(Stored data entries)
=== Begin Enclosure ===

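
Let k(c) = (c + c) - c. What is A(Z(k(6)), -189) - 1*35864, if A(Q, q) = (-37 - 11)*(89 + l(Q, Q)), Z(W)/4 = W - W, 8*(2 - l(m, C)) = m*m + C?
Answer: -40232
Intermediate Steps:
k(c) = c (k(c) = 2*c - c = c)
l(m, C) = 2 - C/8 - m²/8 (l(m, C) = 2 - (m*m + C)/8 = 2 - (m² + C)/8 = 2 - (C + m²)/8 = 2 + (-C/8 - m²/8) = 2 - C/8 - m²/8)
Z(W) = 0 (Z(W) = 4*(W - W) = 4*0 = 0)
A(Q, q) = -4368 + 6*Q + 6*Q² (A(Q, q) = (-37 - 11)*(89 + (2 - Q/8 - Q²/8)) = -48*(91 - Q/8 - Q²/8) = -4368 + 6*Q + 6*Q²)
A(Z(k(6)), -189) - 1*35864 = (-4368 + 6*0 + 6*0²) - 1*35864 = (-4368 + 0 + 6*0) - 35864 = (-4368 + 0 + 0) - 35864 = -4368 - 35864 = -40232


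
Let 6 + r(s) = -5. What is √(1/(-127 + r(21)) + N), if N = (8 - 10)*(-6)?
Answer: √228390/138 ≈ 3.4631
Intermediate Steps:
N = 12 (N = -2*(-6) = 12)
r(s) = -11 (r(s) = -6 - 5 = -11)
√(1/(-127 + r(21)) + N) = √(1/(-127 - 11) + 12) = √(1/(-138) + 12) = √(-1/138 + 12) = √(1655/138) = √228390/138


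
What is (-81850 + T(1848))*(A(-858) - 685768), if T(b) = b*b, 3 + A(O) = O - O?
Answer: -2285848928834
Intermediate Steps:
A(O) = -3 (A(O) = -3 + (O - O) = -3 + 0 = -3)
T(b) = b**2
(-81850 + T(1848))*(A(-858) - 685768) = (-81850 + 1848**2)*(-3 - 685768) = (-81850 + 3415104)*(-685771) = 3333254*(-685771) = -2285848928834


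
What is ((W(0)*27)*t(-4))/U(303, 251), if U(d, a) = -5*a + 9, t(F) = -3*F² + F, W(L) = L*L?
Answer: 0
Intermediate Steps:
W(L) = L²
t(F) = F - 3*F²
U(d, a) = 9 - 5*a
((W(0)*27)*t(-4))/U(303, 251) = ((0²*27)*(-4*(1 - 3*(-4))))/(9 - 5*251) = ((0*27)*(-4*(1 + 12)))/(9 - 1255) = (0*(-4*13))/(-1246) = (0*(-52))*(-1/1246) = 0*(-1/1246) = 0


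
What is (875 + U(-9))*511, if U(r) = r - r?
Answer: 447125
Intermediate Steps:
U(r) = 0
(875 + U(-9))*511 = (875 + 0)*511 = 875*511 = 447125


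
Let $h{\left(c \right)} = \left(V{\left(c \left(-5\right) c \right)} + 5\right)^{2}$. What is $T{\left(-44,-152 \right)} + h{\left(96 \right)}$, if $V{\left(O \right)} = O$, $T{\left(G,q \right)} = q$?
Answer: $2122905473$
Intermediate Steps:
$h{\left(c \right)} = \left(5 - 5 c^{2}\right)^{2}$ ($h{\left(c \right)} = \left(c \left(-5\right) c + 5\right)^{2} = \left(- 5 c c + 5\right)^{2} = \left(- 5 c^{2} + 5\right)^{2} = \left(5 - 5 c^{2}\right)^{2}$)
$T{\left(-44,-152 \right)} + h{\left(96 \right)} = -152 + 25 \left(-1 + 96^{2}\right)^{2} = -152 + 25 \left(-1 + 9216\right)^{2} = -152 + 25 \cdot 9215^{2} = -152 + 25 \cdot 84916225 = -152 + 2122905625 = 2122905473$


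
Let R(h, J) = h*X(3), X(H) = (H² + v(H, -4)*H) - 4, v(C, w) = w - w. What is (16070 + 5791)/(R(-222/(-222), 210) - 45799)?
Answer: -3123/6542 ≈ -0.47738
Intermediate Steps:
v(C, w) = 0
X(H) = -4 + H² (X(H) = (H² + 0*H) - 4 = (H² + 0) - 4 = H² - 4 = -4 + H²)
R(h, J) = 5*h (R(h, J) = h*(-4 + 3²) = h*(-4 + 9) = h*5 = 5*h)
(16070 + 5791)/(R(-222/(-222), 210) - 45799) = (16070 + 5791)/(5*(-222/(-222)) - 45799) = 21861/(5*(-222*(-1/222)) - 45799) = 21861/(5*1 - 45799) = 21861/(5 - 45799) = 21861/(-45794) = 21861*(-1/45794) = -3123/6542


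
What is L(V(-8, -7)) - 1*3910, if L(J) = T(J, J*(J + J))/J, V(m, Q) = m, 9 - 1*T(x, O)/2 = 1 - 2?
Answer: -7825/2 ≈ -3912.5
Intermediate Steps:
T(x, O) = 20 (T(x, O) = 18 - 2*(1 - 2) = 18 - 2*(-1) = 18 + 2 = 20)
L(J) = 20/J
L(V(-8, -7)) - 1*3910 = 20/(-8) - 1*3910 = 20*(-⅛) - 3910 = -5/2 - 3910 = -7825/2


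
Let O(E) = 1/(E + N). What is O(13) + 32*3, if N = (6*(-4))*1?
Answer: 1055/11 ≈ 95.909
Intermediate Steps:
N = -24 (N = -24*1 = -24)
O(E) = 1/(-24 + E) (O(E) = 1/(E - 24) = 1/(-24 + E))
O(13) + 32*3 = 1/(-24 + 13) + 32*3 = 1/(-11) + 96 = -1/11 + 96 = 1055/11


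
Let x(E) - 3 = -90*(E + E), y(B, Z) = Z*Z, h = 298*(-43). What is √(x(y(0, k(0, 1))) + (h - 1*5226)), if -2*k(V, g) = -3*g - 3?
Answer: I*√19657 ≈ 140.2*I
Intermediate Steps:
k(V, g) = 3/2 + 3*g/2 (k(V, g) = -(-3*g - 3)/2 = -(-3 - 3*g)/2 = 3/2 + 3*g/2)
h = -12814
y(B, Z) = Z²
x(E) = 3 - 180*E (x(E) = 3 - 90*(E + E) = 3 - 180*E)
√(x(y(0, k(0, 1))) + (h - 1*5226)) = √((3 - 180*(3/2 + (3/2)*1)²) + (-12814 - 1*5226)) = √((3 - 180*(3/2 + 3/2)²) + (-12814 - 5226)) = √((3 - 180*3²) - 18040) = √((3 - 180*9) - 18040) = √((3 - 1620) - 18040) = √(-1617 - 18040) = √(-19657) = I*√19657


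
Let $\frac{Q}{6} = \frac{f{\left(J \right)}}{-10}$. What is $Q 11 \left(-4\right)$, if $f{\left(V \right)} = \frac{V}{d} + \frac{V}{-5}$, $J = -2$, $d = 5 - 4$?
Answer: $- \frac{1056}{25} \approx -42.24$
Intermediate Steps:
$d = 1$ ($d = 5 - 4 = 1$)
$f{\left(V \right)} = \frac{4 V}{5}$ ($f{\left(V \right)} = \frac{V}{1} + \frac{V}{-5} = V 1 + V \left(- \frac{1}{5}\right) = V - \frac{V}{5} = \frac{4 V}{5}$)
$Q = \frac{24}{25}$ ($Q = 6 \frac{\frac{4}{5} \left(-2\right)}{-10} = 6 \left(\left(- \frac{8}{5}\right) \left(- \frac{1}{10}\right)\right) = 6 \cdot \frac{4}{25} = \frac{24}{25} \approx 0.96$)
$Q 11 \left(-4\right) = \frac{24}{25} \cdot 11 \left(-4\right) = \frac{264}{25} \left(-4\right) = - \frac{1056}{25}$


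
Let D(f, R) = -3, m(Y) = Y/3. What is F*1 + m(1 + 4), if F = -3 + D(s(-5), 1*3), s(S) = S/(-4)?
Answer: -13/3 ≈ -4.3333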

=== End Enclosure ===

■ WORK REQUIRED: Count the lines above that include the string "Answer". Write only the number.

■ WORKED SOLUTION: 12